- [What you need to do]
The required output consists solely of the lines from the top of the listing through the line containing "Find the LZ77", transcribed exactly.

- [Dataset content]
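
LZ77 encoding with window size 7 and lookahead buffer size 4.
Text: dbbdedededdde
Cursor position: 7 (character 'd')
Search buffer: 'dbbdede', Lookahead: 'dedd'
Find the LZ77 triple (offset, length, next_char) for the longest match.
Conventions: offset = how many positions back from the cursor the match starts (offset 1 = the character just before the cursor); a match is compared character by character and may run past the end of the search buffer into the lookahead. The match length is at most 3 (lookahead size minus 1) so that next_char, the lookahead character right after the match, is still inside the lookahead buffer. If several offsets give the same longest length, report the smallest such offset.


Try each offset into the search buffer:
  offset=1 (pos 6, char 'e'): match length 0
  offset=2 (pos 5, char 'd'): match length 3
  offset=3 (pos 4, char 'e'): match length 0
  offset=4 (pos 3, char 'd'): match length 3
  offset=5 (pos 2, char 'b'): match length 0
  offset=6 (pos 1, char 'b'): match length 0
  offset=7 (pos 0, char 'd'): match length 1
Longest match has length 3, found at offsets 2, 4; take the smallest, offset 2.
next_char = character at position 7 + 3 = 10 -> 'd'

Best match: offset=2, length=3 (matching 'ded' starting at position 5)
LZ77 triple: (2, 3, 'd')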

- [Task answer]
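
LZ77 encoding with window size 7 and lookahead buffer size 4.
Text: dbbdedededdde
Cursor position: 7 (character 'd')
Search buffer: 'dbbdede', Lookahead: 'dedd'
Find the LZ77 triple (offset, length, next_char) for the longest match.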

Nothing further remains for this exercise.